→ Assignment
The entries below need to be transcribed verbatim.

→ Listed records

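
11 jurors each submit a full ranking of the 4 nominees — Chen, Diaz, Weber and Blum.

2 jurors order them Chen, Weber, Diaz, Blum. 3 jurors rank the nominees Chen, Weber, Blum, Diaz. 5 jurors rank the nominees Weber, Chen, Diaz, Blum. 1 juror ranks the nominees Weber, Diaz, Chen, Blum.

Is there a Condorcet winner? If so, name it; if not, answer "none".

Head-to-head results (11 jurors):
Chen vs Diaz: Chen wins 10–1.
Chen–Weber: Weber 6–5.
Chen vs Blum: Chen wins 11–0.
Diaz vs Weber: Weber, 11–0.
Diaz vs Blum: Diaz, 8–3.
Weber vs Blum: Weber wins 11–0.
Only Weber has no losses; Weber is the Condorcet winner.

Weber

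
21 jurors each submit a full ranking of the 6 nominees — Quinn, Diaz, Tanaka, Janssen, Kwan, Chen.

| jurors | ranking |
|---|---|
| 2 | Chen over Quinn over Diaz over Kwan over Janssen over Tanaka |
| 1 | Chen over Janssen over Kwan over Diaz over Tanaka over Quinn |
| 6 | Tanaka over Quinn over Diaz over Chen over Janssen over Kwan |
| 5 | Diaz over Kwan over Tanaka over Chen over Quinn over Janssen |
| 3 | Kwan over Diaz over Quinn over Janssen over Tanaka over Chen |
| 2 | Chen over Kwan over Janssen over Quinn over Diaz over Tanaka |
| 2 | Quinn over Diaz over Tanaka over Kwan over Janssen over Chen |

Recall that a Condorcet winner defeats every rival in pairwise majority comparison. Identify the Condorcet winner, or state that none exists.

none

Pairwise majorities:
Quinn vs Diaz: Quinn preferred on 2+6+2+2 = 12 ballots; Quinn wins 12–9.
Quinn vs Tanaka: 9 to 12, Tanaka.
Quinn vs Janssen: 2+6+5+3+2 = 18 for Quinn, 3 for Janssen — Quinn by 18–3.
Quinn vs Kwan: 10 to 11, Kwan.
Quinn vs Chen: 11 to 10, Quinn.
Diaz vs Tanaka: 2+1+5+3+2+2 = 15 for Diaz, 6 for Tanaka — Diaz by 15–6.
Diaz vs Janssen: Diaz preferred on 2+6+5+3+2 = 18 ballots; Diaz wins 18–3.
Diaz vs Kwan: 15 to 6, Diaz.
Diaz vs Chen: Diaz is ranked higher on 6+5+3+2 = 16 ballots, Chen on 5. Diaz wins 16–5.
Tanaka vs Janssen: Tanaka preferred on 6+5+2 = 13 ballots; Tanaka wins 13–8.
Tanaka vs Kwan: Tanaka is ranked higher on 6+2 = 8 ballots, Kwan on 13. Kwan wins 13–8.
Tanaka vs Chen: 6+5+3+2 = 16 for Tanaka, 5 for Chen — Tanaka by 16–5.
Janssen vs Kwan: 1+6 = 7 for Janssen, 14 for Kwan — Kwan by 14–7.
Janssen vs Chen: 3+2 = 5 for Janssen, 16 for Chen — Chen by 16–5.
Kwan vs Chen: Kwan preferred on 5+3+2 = 10 ballots; Chen wins 11–10.
No nominee is unbeaten: Quinn loses to Tanaka; Diaz loses to Quinn; Tanaka loses to Diaz; Janssen loses to Quinn; Kwan loses to Diaz; Chen loses to Quinn. In particular Quinn → Diaz → Tanaka → Quinn is a majority cycle — no Condorcet winner exists.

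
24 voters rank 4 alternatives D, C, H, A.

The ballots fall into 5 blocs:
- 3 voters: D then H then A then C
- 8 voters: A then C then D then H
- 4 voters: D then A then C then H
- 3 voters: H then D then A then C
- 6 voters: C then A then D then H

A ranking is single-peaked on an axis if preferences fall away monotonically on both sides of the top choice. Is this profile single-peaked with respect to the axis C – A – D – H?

yes

Axis positions: C=1, A=2, D=3, H=4.
Bloc 1 (peak D at position 3): ranking walks positions 3-4-2-1, expanding outward from the peak — single-peaked.
Bloc 2 (peak A at position 2): ranking walks positions 2-1-3-4, expanding outward from the peak — single-peaked.
Bloc 3 (peak D at position 3): ranking walks positions 3-2-1-4, expanding outward from the peak — single-peaked.
Bloc 4 (peak H at position 4): ranking walks positions 4-3-2-1, expanding outward from the peak — single-peaked.
Bloc 5 (peak C at position 1): ranking walks positions 1-2-3-4, expanding outward from the peak — single-peaked.
Every ranking is single-peaked on this axis.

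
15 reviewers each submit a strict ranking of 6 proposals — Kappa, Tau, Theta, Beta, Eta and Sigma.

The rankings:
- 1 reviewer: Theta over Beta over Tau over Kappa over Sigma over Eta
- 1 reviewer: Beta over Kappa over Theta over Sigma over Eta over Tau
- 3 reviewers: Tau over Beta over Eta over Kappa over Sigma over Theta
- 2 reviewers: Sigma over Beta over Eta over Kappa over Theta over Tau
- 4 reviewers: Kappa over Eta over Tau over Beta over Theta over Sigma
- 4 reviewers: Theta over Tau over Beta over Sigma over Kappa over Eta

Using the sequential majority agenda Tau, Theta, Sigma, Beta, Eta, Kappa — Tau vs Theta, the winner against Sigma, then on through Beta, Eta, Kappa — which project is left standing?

Beta

Round 1: Tau vs Theta — 7–8, Theta advances.
Round 2: Theta vs Sigma — 10–5, Theta advances.
Round 3: Theta vs Beta — 5–10, Beta advances.
Round 4: Beta vs Eta — 11–4, Beta advances.
Round 5: Beta vs Kappa — 11–4, Beta advances.
Beta survives the agenda.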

→ Response to the exercise
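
11 jurors each submit a full ranking of the 4 nominees — Chen, Diaz, Weber and Blum.

2 jurors order them Chen, Weber, Diaz, Blum. 3 jurors rank the nominees Chen, Weber, Blum, Diaz. 5 jurors rank the nominees Weber, Chen, Diaz, Blum. 1 juror ranks the nominees Weber, Diaz, Chen, Blum.

Is there a Condorcet winner? If so, name it; if not, answer "none".

Head-to-head results (11 jurors):
Chen vs Diaz: Chen wins 10–1.
Chen–Weber: Weber 6–5.
Chen vs Blum: Chen wins 11–0.
Diaz vs Weber: Weber, 11–0.
Diaz vs Blum: Diaz, 8–3.
Weber vs Blum: Weber wins 11–0.
Only Weber has no losses; Weber is the Condorcet winner.

Weber

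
21 jurors each submit a full ranking of the 6 nominees — Quinn, Diaz, Tanaka, Janssen, Kwan, Chen.

| jurors | ranking |
|---|---|
| 2 | Chen over Quinn over Diaz over Kwan over Janssen over Tanaka |
| 1 | Chen over Janssen over Kwan over Diaz over Tanaka over Quinn |
| 6 | Tanaka over Quinn over Diaz over Chen over Janssen over Kwan |
| 5 | Diaz over Kwan over Tanaka over Chen over Quinn over Janssen |
| 3 | Kwan over Diaz over Quinn over Janssen over Tanaka over Chen |
| 2 | Chen over Kwan over Janssen over Quinn over Diaz over Tanaka |
| 2 | Quinn over Diaz over Tanaka over Kwan over Janssen over Chen |

Recall that a Condorcet winner defeats every rival in pairwise majority comparison. Identify the Condorcet winner, or state that none exists.

none

Pairwise majorities:
Quinn vs Diaz: Quinn preferred on 2+6+2+2 = 12 ballots; Quinn wins 12–9.
Quinn vs Tanaka: 9 to 12, Tanaka.
Quinn vs Janssen: 2+6+5+3+2 = 18 for Quinn, 3 for Janssen — Quinn by 18–3.
Quinn vs Kwan: 10 to 11, Kwan.
Quinn vs Chen: 11 to 10, Quinn.
Diaz vs Tanaka: 2+1+5+3+2+2 = 15 for Diaz, 6 for Tanaka — Diaz by 15–6.
Diaz vs Janssen: Diaz preferred on 2+6+5+3+2 = 18 ballots; Diaz wins 18–3.
Diaz vs Kwan: 15 to 6, Diaz.
Diaz vs Chen: Diaz is ranked higher on 6+5+3+2 = 16 ballots, Chen on 5. Diaz wins 16–5.
Tanaka vs Janssen: Tanaka preferred on 6+5+2 = 13 ballots; Tanaka wins 13–8.
Tanaka vs Kwan: Tanaka is ranked higher on 6+2 = 8 ballots, Kwan on 13. Kwan wins 13–8.
Tanaka vs Chen: 6+5+3+2 = 16 for Tanaka, 5 for Chen — Tanaka by 16–5.
Janssen vs Kwan: 1+6 = 7 for Janssen, 14 for Kwan — Kwan by 14–7.
Janssen vs Chen: 3+2 = 5 for Janssen, 16 for Chen — Chen by 16–5.
Kwan vs Chen: Kwan preferred on 5+3+2 = 10 ballots; Chen wins 11–10.
No nominee is unbeaten: Quinn loses to Tanaka; Diaz loses to Quinn; Tanaka loses to Diaz; Janssen loses to Quinn; Kwan loses to Diaz; Chen loses to Quinn. In particular Quinn → Diaz → Tanaka → Quinn is a majority cycle — no Condorcet winner exists.

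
24 voters rank 4 alternatives D, C, H, A.

The ballots fall into 5 blocs:
- 3 voters: D then H then A then C
- 8 voters: A then C then D then H
- 4 voters: D then A then C then H
- 3 voters: H then D then A then C
- 6 voters: C then A then D then H

A ranking is single-peaked on an axis if preferences fall away monotonically on both sides of the top choice. Is this profile single-peaked with respect to the axis C – A – D – H?

yes

Axis positions: C=1, A=2, D=3, H=4.
Bloc 1 (peak D at position 3): ranking walks positions 3-4-2-1, expanding outward from the peak — single-peaked.
Bloc 2 (peak A at position 2): ranking walks positions 2-1-3-4, expanding outward from the peak — single-peaked.
Bloc 3 (peak D at position 3): ranking walks positions 3-2-1-4, expanding outward from the peak — single-peaked.
Bloc 4 (peak H at position 4): ranking walks positions 4-3-2-1, expanding outward from the peak — single-peaked.
Bloc 5 (peak C at position 1): ranking walks positions 1-2-3-4, expanding outward from the peak — single-peaked.
Every ranking is single-peaked on this axis.

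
15 reviewers each submit a strict ranking of 6 proposals — Kappa, Tau, Theta, Beta, Eta and Sigma.

The rankings:
- 1 reviewer: Theta over Beta over Tau over Kappa over Sigma over Eta
- 1 reviewer: Beta over Kappa over Theta over Sigma over Eta over Tau
- 3 reviewers: Tau over Beta over Eta over Kappa over Sigma over Theta
- 2 reviewers: Sigma over Beta over Eta over Kappa over Theta over Tau
- 4 reviewers: Kappa over Eta over Tau over Beta over Theta over Sigma
- 4 reviewers: Theta over Tau over Beta over Sigma over Kappa over Eta

Using the sequential majority agenda Tau, Theta, Sigma, Beta, Eta, Kappa — Tau vs Theta, the winner against Sigma, then on through Beta, Eta, Kappa — which project is left standing?

Beta

Round 1: Tau vs Theta — 7–8, Theta advances.
Round 2: Theta vs Sigma — 10–5, Theta advances.
Round 3: Theta vs Beta — 5–10, Beta advances.
Round 4: Beta vs Eta — 11–4, Beta advances.
Round 5: Beta vs Kappa — 11–4, Beta advances.
Beta survives the agenda.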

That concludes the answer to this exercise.